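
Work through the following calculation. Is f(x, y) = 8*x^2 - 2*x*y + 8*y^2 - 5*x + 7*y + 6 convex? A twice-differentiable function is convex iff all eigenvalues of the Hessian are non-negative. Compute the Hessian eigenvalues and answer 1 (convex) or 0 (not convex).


The Hessian of f(x,y) = 8*x^2 - 2*x*y + 8*y^2 - 5*x + 7*y + 6 is:
H = [[16, -2], [-2, 16]]
Trace = 16 + 16 = 32
Determinant = 16*16 - (-2)^2 = 252
Discriminant = (32)^2 - 4*252 = 16.0
Eigenvalues: lambda_1 = 14.0, lambda_2 = 18.0
The function is convex.

1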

────────────────

DIRECTIONS: Give back the full listing above verbatim.

EXERCISE ANSWER:
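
Work through the following calculation. Is f(x, y) = 8*x^2 - 2*x*y + 8*y^2 - 5*x + 7*y + 6 convex? A twice-differentiable function is convex iff all eigenvalues of the Hessian are non-negative. Compute the Hessian eigenvalues and answer 1 (convex) or 0 (not convex).


The Hessian of f(x,y) = 8*x^2 - 2*x*y + 8*y^2 - 5*x + 7*y + 6 is:
H = [[16, -2], [-2, 16]]
Trace = 16 + 16 = 32
Determinant = 16*16 - (-2)^2 = 252
Discriminant = (32)^2 - 4*252 = 16.0
Eigenvalues: lambda_1 = 14.0, lambda_2 = 18.0
The function is convex.

1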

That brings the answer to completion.